Assignment - Please count how many lines of the data include the word "values". Give only that number in reply.

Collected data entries
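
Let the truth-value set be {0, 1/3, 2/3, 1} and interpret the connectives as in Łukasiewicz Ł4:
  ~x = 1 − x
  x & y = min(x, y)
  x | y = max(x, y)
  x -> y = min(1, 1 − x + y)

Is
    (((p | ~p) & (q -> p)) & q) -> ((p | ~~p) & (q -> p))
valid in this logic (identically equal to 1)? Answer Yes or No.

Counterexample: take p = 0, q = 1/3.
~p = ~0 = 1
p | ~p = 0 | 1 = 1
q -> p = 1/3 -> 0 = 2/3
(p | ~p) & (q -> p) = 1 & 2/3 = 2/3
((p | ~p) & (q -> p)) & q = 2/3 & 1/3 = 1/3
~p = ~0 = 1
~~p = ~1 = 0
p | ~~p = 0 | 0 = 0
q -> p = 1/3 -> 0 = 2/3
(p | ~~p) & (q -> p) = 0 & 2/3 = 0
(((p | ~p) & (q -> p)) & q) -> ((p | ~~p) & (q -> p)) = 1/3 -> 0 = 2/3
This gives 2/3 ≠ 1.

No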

---

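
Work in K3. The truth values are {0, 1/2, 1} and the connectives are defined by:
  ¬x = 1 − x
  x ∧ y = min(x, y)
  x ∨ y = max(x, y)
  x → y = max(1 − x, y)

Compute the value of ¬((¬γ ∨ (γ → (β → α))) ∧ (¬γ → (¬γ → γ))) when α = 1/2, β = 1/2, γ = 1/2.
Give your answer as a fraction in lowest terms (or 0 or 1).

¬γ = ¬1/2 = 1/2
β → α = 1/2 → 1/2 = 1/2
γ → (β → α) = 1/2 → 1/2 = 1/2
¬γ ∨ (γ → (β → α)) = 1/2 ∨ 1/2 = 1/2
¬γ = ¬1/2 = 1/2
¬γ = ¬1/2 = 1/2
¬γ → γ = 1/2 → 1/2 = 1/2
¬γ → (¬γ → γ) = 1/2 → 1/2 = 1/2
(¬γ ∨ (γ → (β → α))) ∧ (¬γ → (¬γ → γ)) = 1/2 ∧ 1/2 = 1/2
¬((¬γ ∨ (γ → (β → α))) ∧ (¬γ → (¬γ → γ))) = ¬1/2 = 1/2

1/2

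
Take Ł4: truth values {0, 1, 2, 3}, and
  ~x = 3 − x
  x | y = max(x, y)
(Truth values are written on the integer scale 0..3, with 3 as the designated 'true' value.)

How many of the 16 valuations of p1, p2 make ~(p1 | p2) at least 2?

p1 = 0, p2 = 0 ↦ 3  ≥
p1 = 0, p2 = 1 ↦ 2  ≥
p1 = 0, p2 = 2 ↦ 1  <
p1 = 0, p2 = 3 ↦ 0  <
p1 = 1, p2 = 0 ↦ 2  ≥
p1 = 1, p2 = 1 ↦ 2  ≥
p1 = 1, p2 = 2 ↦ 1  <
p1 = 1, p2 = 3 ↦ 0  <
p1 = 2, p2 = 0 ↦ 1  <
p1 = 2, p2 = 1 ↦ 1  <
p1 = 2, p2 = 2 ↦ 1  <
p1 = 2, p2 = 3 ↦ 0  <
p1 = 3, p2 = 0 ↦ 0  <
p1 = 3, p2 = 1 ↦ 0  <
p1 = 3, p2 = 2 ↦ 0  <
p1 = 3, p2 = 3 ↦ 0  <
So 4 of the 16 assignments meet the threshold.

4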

Task output - 3